**About this task:** Which lines of the records below contain the word "mark"? Copy each of them out.

**Provided material:**
BEGIN

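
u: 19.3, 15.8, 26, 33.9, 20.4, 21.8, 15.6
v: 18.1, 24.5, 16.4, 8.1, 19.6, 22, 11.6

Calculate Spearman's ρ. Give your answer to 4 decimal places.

-0.3214

Rank u: 3, 2, 6, 7, 4, 5, 1
Rank v: 4, 7, 3, 1, 5, 6, 2
d = rank(u) − rank(v): -1, -5, 3, 6, -1, -1, -1; Σd² = 74
ρ = 1 − 6Σd² / [n(n²−1)] = 1 − 6×74 / (7×48) = 1 − 444/336 ≈ -0.3214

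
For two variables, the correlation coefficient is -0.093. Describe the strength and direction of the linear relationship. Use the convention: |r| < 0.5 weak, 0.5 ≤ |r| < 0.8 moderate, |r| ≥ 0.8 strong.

weak negative

r = -0.093 < 0 so the relationship is negative.
|r| = 0.093, which falls in the weak range.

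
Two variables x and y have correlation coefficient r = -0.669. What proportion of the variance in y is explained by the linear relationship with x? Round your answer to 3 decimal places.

r² = (-0.669)² = 0.448

0.448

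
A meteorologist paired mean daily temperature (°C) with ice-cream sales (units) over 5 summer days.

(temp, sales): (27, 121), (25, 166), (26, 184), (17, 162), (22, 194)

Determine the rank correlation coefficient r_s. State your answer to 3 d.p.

Rank temp: 5, 3, 4, 1, 2
Rank sales: 1, 3, 4, 2, 5
d = rank(temp) − rank(sales): 4, 0, 0, -1, -3; Σd² = 26
ρ = 1 − 6Σd² / [n(n²−1)] = 1 − 6×26 / (5×24) = 1 − 156/120 ≈ -0.300

-0.300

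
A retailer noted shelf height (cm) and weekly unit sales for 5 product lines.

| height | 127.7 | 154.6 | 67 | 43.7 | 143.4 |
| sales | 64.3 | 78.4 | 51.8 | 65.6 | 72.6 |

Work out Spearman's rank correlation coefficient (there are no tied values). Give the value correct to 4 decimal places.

0.7000

Rank height: 3, 5, 2, 1, 4
Rank sales: 2, 5, 1, 3, 4
d = rank(height) − rank(sales): 1, 0, 1, -2, 0; Σd² = 6
ρ = 1 − 6Σd² / [n(n²−1)] = 1 − 6×6 / (5×24) = 1 − 36/120 ≈ 0.7000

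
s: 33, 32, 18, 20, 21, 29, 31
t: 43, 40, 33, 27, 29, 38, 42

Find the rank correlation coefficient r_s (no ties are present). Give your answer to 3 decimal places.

Rank s: 7, 6, 1, 2, 3, 4, 5
Rank t: 7, 5, 3, 1, 2, 4, 6
d = rank(s) − rank(t): 0, 1, -2, 1, 1, 0, -1; Σd² = 8
ρ = 1 − 6Σd² / [n(n²−1)] = 1 − 6×8 / (7×48) = 1 − 48/336 ≈ 0.857

0.857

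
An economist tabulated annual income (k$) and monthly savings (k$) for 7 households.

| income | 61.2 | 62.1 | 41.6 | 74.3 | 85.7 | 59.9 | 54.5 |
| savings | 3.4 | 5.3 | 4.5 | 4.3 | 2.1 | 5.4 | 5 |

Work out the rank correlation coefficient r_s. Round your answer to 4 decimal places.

Rank income: 4, 5, 1, 6, 7, 3, 2
Rank savings: 2, 6, 4, 3, 1, 7, 5
d = rank(income) − rank(savings): 2, -1, -3, 3, 6, -4, -3; Σd² = 84
ρ = 1 − 6Σd² / [n(n²−1)] = 1 − 6×84 / (7×48) = 1 − 504/336 ≈ -0.5000

-0.5000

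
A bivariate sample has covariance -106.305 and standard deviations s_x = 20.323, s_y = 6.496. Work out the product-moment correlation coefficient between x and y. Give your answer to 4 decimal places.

r = Cov(x,y) / (s_x · s_y) = -106.305 / (20.323 × 6.496)
  = -106.305 / 132.0182 ≈ -0.8052

-0.8052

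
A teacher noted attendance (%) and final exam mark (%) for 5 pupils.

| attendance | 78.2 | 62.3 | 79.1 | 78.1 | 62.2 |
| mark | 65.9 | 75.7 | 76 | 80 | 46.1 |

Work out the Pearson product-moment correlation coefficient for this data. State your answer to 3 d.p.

0.528

n = 5, Σx = 359.9, Σy = 343.7, Σx² = 26221.79, Σy² = 24374.51, Σxy = 24996.51
nΣxy − ΣxΣy = 124982.55 − 123697.63 = 1284.92
nΣx² − (Σx)² = 131108.95 − 129528.01 = 1580.94; nΣy² − (Σy)² = 121872.55 − 118129.69 = 3742.86
r = 1284.92 / √(1580.94 × 3742.86) = 1284.92 / 2432.5372 ≈ 0.528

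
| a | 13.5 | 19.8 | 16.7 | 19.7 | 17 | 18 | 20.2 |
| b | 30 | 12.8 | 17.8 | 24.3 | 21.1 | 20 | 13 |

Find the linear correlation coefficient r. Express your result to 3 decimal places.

n = 7, Σa = 124.9, Σb = 139, Σa² = 2262.31, Σb² = 2985.38, Σab = 2415.71
nΣab − ΣaΣb = 16909.97 − 17361.1 = -451.13
nΣa² − (Σa)² = 15836.17 − 15600.01 = 236.16; nΣb² − (Σb)² = 20897.66 − 19321 = 1576.66
r = -451.13 / √(236.16 × 1576.66) = -451.13 / 610.2000 ≈ -0.739

-0.739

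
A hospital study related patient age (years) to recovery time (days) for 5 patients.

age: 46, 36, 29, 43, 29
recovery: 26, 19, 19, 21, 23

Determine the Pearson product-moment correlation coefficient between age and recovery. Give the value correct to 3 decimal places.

0.519

n = 5, Σx = 183, Σy = 108, Σx² = 6943, Σy² = 2368, Σxy = 4001
nΣxy − ΣxΣy = 20005 − 19764 = 241
nΣx² − (Σx)² = 34715 − 33489 = 1226; nΣy² − (Σy)² = 11840 − 11664 = 176
r = 241 / √(1226 × 176) = 241 / 464.5170 ≈ 0.519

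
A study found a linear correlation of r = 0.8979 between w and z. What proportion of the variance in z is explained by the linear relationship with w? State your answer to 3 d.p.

0.806

r² = (0.8979)² = 0.806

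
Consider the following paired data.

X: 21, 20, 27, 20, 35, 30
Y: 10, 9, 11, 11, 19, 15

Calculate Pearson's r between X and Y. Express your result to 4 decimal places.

n = 6, ΣX = 153, ΣY = 75, ΣX² = 4095, ΣY² = 1009, ΣXY = 2022
nΣXY − ΣXΣY = 12132 − 11475 = 657
nΣX² − (ΣX)² = 24570 − 23409 = 1161; nΣY² − (ΣY)² = 6054 − 5625 = 429
r = 657 / √(1161 × 429) = 657 / 705.7400 ≈ 0.9309

0.9309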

END

**Result of this task:**
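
A teacher noted attendance (%) and final exam mark (%) for 5 pupils.
| mark | 65.9 | 75.7 | 76 | 80 | 46.1 |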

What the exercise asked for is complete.